======== RECORDS PROVIDED ========

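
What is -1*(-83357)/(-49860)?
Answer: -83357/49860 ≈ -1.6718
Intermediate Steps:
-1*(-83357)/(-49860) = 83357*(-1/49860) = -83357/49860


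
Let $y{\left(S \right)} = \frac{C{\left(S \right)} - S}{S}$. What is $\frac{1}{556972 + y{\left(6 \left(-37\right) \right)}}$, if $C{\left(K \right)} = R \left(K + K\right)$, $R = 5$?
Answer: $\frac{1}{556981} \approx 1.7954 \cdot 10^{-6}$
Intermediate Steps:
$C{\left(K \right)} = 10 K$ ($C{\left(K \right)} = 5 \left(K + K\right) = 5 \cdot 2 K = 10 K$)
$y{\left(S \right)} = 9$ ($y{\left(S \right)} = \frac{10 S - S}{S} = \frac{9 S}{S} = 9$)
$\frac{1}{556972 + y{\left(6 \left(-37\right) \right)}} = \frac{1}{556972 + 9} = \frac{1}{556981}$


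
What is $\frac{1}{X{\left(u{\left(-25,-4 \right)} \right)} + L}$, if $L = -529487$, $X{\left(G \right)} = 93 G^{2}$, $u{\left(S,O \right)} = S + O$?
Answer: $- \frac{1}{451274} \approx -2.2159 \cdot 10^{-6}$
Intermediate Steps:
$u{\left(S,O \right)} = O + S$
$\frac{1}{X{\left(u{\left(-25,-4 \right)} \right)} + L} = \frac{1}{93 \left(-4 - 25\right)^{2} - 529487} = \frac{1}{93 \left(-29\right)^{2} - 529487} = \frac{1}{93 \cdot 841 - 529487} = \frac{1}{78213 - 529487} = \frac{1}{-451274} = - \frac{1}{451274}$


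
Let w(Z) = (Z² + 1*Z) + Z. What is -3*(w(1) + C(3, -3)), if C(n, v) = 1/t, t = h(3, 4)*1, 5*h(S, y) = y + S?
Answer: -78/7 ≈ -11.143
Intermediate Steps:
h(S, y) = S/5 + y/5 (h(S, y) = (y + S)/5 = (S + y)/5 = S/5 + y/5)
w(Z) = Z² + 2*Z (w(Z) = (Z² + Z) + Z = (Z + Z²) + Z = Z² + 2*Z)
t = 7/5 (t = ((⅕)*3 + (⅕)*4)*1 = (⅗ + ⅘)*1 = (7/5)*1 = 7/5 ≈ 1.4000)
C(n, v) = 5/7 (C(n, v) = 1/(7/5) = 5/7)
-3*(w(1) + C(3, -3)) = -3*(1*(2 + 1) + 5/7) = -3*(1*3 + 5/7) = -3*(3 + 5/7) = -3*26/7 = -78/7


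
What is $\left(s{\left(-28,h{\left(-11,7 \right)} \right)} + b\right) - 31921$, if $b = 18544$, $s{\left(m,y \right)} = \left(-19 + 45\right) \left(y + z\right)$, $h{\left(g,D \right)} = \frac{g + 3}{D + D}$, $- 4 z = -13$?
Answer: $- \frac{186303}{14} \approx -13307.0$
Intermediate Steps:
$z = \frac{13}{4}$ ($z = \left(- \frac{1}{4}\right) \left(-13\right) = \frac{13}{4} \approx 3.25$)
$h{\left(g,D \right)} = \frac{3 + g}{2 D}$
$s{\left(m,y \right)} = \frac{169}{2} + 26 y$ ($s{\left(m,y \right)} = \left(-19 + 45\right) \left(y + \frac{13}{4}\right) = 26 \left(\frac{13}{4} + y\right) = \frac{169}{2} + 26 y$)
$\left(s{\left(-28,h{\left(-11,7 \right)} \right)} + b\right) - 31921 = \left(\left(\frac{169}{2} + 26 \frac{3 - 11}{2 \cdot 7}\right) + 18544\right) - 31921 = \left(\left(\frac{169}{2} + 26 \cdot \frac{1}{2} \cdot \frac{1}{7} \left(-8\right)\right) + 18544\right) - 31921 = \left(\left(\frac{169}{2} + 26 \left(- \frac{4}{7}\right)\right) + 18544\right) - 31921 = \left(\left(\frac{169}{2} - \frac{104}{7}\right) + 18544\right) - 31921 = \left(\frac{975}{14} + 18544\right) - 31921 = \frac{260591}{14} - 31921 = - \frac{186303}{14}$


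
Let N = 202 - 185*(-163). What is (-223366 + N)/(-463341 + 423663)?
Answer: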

========
======== RECORDS PROVIDED ========

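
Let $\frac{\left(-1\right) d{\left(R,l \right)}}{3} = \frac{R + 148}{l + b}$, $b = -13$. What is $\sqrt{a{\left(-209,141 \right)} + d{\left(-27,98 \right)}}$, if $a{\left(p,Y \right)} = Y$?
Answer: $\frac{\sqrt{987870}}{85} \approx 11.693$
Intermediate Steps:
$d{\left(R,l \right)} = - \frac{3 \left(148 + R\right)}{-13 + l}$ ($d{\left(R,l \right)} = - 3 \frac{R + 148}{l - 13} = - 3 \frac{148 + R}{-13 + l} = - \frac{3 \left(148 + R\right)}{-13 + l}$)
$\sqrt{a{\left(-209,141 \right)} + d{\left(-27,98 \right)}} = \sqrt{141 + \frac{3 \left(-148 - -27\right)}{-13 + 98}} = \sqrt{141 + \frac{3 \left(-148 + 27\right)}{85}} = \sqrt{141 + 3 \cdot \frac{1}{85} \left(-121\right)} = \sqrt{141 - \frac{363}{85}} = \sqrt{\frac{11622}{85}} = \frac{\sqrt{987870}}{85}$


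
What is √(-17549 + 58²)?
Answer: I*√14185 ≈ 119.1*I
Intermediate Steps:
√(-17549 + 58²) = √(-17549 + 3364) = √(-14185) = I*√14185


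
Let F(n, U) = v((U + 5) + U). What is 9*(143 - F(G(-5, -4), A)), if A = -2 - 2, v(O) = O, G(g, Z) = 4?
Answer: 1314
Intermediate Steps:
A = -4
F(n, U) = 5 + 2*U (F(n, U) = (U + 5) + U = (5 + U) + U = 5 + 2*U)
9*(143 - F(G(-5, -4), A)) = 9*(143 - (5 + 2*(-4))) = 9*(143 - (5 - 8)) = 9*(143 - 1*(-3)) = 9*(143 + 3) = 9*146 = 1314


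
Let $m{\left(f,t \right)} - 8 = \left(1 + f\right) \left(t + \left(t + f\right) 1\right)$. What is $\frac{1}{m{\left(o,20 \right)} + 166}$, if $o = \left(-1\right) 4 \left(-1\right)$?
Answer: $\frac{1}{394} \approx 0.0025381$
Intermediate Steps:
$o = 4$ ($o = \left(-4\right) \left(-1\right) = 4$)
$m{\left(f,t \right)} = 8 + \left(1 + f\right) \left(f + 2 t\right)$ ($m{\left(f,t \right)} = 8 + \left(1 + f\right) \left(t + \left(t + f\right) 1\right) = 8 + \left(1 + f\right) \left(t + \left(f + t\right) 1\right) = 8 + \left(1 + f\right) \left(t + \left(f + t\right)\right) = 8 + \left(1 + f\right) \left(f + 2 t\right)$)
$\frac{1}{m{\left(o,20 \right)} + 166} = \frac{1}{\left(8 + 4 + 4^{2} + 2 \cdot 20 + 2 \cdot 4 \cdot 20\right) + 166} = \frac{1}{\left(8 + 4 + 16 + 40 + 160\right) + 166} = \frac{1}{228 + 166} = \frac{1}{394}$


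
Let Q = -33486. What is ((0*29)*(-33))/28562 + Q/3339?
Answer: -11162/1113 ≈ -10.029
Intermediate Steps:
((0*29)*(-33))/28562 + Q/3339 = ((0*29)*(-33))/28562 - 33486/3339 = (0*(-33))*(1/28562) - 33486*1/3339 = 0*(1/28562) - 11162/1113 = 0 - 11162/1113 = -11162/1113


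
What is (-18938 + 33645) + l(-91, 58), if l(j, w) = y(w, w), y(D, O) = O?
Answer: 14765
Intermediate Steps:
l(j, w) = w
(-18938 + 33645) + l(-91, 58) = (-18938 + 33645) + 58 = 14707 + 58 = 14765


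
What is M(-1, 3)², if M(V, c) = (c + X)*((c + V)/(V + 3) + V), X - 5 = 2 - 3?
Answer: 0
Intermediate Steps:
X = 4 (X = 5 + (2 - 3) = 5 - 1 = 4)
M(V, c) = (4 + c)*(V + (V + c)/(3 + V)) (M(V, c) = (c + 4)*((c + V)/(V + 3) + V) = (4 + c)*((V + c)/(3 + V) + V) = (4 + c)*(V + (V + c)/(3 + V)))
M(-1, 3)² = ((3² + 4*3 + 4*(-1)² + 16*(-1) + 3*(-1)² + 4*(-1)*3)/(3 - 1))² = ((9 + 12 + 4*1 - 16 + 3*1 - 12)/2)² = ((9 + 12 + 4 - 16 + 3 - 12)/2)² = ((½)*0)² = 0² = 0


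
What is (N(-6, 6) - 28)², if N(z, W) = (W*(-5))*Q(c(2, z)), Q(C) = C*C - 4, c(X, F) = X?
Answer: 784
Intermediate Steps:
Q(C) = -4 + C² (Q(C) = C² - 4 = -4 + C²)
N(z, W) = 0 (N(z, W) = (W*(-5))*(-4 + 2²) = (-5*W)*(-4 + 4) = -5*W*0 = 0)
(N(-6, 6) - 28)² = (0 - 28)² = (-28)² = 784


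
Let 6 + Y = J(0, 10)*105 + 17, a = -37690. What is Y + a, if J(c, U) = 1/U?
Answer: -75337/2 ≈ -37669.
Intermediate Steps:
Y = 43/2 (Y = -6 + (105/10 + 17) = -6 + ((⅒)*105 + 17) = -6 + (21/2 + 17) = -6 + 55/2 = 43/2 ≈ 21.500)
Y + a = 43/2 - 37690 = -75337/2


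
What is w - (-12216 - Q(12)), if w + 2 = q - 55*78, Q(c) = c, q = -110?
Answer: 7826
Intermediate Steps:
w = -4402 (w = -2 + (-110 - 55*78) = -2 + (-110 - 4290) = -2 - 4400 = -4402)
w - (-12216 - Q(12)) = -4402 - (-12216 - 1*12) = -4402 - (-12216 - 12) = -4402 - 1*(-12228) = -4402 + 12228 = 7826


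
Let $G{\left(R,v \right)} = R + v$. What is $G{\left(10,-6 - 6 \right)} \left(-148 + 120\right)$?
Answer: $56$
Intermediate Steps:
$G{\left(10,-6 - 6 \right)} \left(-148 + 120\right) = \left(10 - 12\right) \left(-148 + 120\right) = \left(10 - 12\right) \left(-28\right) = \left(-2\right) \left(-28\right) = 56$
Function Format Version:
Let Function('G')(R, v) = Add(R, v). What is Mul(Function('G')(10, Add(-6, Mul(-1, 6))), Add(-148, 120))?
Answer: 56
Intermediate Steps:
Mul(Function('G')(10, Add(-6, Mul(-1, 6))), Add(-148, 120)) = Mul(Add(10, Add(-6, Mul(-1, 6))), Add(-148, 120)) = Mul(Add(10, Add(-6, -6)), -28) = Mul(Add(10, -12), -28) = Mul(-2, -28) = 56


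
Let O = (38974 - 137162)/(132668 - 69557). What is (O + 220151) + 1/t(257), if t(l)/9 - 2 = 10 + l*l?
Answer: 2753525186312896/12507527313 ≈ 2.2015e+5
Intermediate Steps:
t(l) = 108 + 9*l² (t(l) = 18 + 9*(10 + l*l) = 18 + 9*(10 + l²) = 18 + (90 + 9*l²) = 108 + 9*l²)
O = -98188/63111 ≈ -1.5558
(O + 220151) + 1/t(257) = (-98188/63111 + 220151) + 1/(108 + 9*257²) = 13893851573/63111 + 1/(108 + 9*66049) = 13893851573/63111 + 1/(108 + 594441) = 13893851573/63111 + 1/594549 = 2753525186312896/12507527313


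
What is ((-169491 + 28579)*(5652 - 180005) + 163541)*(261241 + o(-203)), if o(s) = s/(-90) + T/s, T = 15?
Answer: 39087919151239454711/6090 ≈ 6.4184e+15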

========

## TASK DESCRIPTION
Looking at the entries above, can you reproduce exactly the lines from the one that holds "What is -1*(-83357)/(-49860)?" through the one that holds "Answer: -78/7 ≈ -11.143", and only those?

## PROBLEM SOLUTION
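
What is -1*(-83357)/(-49860)?
Answer: -83357/49860 ≈ -1.6718
Intermediate Steps:
-1*(-83357)/(-49860) = 83357*(-1/49860) = -83357/49860


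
Let $y{\left(S \right)} = \frac{C{\left(S \right)} - S}{S}$. What is $\frac{1}{556972 + y{\left(6 \left(-37\right) \right)}}$, if $C{\left(K \right)} = R \left(K + K\right)$, $R = 5$?
Answer: $\frac{1}{556981} \approx 1.7954 \cdot 10^{-6}$
Intermediate Steps:
$C{\left(K \right)} = 10 K$ ($C{\left(K \right)} = 5 \left(K + K\right) = 5 \cdot 2 K = 10 K$)
$y{\left(S \right)} = 9$ ($y{\left(S \right)} = \frac{10 S - S}{S} = \frac{9 S}{S} = 9$)
$\frac{1}{556972 + y{\left(6 \left(-37\right) \right)}} = \frac{1}{556972 + 9} = \frac{1}{556981}$


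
What is $\frac{1}{X{\left(u{\left(-25,-4 \right)} \right)} + L}$, if $L = -529487$, $X{\left(G \right)} = 93 G^{2}$, $u{\left(S,O \right)} = S + O$?
Answer: $- \frac{1}{451274} \approx -2.2159 \cdot 10^{-6}$
Intermediate Steps:
$u{\left(S,O \right)} = O + S$
$\frac{1}{X{\left(u{\left(-25,-4 \right)} \right)} + L} = \frac{1}{93 \left(-4 - 25\right)^{2} - 529487} = \frac{1}{93 \left(-29\right)^{2} - 529487} = \frac{1}{93 \cdot 841 - 529487} = \frac{1}{78213 - 529487} = \frac{1}{-451274} = - \frac{1}{451274}$


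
Let w(Z) = (Z² + 1*Z) + Z. What is -3*(w(1) + C(3, -3)), if C(n, v) = 1/t, t = h(3, 4)*1, 5*h(S, y) = y + S?
Answer: -78/7 ≈ -11.143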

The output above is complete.